▶ MATERIAL FOR THIS TASK

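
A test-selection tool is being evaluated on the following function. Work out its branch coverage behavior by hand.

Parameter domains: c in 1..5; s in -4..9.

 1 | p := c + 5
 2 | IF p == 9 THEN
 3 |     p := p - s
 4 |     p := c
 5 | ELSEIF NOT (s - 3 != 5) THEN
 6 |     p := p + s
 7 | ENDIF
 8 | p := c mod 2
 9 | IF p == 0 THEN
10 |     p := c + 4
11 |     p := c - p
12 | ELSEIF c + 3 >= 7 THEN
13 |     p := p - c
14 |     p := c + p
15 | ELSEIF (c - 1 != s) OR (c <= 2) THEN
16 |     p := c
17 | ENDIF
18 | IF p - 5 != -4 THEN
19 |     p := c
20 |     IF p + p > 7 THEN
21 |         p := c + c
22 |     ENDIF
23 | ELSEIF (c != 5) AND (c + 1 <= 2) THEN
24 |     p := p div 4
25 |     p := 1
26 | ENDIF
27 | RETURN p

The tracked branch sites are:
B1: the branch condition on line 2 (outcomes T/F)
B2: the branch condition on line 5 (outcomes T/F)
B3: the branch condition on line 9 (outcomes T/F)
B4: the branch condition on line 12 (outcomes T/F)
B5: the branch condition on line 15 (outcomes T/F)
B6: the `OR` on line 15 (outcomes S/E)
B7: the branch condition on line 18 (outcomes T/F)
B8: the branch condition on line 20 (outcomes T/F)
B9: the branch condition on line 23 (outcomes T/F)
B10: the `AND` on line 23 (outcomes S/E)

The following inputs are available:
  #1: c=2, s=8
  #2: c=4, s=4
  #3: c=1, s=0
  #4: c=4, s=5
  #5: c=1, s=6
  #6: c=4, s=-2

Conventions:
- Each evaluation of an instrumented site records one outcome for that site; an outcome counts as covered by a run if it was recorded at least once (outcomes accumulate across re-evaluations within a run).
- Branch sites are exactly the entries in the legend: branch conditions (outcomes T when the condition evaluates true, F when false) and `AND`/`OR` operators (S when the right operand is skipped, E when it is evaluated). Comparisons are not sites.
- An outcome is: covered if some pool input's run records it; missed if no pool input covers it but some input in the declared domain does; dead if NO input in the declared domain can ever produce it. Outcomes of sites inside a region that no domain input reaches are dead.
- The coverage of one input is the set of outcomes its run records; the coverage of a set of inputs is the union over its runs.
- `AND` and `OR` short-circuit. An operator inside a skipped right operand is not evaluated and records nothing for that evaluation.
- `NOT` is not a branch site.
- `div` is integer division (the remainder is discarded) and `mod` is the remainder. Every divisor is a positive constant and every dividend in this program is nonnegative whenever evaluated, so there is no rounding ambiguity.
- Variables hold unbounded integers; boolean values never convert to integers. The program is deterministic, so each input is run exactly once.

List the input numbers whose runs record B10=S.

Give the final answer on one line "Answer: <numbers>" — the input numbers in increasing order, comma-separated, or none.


input #1 (c=2, s=8): does not record B10=S
input #2 (c=4, s=4): does not record B10=S
input #3 (c=1, s=0): does not record B10=S
input #4 (c=4, s=5): does not record B10=S
input #5 (c=1, s=6): does not record B10=S
input #6 (c=4, s=-2): does not record B10=S
Answer: none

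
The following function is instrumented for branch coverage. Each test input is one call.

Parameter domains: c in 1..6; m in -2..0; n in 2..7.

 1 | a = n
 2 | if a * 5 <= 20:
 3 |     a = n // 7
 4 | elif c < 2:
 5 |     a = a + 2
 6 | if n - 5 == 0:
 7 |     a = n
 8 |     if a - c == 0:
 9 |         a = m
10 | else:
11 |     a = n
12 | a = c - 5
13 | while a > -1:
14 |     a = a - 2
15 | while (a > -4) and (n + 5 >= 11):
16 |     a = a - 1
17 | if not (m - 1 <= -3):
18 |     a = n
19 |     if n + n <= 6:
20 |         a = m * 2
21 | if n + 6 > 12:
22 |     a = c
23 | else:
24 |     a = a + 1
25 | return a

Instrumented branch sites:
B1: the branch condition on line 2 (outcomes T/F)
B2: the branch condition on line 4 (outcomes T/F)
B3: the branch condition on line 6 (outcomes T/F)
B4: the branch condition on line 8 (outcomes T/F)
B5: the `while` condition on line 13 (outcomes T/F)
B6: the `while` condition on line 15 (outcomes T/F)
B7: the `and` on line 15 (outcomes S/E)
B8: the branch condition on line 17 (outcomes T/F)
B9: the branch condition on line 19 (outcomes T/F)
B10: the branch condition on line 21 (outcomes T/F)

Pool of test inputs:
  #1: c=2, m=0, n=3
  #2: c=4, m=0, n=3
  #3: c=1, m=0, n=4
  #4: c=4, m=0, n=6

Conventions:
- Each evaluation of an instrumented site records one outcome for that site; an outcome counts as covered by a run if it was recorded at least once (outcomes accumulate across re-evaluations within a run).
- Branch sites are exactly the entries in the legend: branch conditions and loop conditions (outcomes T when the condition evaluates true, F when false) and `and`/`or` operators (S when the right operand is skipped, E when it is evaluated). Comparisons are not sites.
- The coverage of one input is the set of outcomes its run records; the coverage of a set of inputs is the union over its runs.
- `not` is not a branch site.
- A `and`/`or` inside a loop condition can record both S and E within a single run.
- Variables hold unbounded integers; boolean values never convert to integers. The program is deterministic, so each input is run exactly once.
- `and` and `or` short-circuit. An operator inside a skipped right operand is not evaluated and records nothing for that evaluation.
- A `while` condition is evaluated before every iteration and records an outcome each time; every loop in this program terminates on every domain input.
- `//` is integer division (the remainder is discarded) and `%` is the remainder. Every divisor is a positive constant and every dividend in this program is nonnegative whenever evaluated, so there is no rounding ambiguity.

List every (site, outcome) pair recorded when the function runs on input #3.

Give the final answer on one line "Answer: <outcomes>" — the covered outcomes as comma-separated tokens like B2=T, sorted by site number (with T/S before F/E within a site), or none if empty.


Tracing the run of input #3 (c=1, m=0, n=4):
  B1->T, B3->F, B5->F, B7->S, B6->F, B8->T, B9->F, B10->F
deduplicating events, the covered set is: B1=T, B3=F, B5=F, B6=F, B7=S, B8=T, B9=F, B10=F
Answer: B1=T, B3=F, B5=F, B6=F, B7=S, B8=T, B9=F, B10=F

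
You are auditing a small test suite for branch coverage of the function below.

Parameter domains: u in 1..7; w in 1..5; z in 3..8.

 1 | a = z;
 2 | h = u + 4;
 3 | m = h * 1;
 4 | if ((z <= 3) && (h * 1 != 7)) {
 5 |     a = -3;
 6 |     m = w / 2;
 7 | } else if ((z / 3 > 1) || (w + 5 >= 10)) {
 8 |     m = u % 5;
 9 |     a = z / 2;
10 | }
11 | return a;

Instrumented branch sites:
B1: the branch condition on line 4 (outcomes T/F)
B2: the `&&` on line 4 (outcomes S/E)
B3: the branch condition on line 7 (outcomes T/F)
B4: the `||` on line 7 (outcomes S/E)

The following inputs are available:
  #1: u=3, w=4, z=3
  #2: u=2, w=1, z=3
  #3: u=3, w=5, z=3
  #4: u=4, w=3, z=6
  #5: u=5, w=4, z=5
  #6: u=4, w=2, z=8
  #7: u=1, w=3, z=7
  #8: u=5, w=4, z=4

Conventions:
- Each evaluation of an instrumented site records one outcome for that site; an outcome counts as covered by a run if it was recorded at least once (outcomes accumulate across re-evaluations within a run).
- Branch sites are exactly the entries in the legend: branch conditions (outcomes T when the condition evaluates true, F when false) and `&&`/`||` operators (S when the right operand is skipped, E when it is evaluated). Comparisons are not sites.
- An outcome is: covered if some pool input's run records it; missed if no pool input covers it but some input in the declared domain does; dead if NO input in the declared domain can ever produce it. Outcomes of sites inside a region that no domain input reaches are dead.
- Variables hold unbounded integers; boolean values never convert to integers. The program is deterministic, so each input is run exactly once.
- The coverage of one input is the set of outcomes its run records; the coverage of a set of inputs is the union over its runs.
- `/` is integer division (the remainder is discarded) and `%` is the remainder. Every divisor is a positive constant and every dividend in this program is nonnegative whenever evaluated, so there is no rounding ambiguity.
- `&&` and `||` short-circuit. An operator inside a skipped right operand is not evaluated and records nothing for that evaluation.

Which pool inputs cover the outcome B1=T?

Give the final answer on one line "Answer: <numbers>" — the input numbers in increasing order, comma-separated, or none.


input #1 (u=3, w=4, z=3): never hits B1=T
input #2 (u=2, w=1, z=3): hits B1=T
input #3 (u=3, w=5, z=3): never hits B1=T
input #4 (u=4, w=3, z=6): never hits B1=T
input #5 (u=5, w=4, z=5): never hits B1=T
input #6 (u=4, w=2, z=8): never hits B1=T
input #7 (u=1, w=3, z=7): never hits B1=T
input #8 (u=5, w=4, z=4): never hits B1=T
Answer: 2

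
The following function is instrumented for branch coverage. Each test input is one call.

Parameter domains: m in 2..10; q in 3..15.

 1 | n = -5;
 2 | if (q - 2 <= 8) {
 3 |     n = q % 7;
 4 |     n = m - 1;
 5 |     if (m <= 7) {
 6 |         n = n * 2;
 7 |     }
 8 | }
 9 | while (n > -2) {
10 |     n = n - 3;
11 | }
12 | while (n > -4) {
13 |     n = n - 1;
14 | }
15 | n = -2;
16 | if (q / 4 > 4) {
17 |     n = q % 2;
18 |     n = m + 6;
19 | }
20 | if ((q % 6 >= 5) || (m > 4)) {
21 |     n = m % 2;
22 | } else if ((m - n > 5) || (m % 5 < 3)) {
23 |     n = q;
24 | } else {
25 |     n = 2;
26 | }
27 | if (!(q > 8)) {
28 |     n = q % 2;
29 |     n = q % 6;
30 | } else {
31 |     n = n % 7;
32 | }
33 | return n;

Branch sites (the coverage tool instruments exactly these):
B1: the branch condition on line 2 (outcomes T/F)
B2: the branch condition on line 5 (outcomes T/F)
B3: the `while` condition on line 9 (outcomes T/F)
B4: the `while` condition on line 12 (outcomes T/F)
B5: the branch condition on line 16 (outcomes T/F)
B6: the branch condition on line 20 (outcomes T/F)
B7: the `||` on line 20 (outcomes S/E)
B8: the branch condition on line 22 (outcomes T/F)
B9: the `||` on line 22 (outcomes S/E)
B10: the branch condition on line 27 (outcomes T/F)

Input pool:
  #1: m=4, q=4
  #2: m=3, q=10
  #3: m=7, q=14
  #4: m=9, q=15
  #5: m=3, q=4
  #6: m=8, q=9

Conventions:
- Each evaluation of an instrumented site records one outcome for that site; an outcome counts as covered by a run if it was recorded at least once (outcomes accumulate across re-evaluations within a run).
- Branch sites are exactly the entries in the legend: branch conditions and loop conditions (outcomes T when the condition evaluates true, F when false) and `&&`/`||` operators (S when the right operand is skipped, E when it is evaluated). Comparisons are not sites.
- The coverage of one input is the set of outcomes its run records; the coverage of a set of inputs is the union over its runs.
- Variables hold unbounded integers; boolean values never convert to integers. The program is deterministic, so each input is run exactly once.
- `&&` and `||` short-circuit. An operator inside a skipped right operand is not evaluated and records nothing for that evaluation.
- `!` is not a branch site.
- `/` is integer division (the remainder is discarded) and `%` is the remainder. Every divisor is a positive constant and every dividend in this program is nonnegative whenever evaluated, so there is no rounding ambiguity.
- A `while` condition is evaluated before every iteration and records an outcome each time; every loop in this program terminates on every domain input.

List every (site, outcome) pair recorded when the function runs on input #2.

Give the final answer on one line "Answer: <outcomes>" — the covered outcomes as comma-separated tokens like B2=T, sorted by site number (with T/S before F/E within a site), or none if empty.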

▶ WHAT YOU HAVE TO DO
Would you copy, unchanged, the stretch of the records above that begins at the line containing "21 | if n +" and ends at the line containing "13 (outcomes T/F)", and only that?

▶ SOLVED EXERCISE
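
21 | if n + 6 > 12:
22 |     a = c
23 | else:
24 |     a = a + 1
25 | return a

Instrumented branch sites:
B1: the branch condition on line 2 (outcomes T/F)
B2: the branch condition on line 4 (outcomes T/F)
B3: the branch condition on line 6 (outcomes T/F)
B4: the branch condition on line 8 (outcomes T/F)
B5: the `while` condition on line 13 (outcomes T/F)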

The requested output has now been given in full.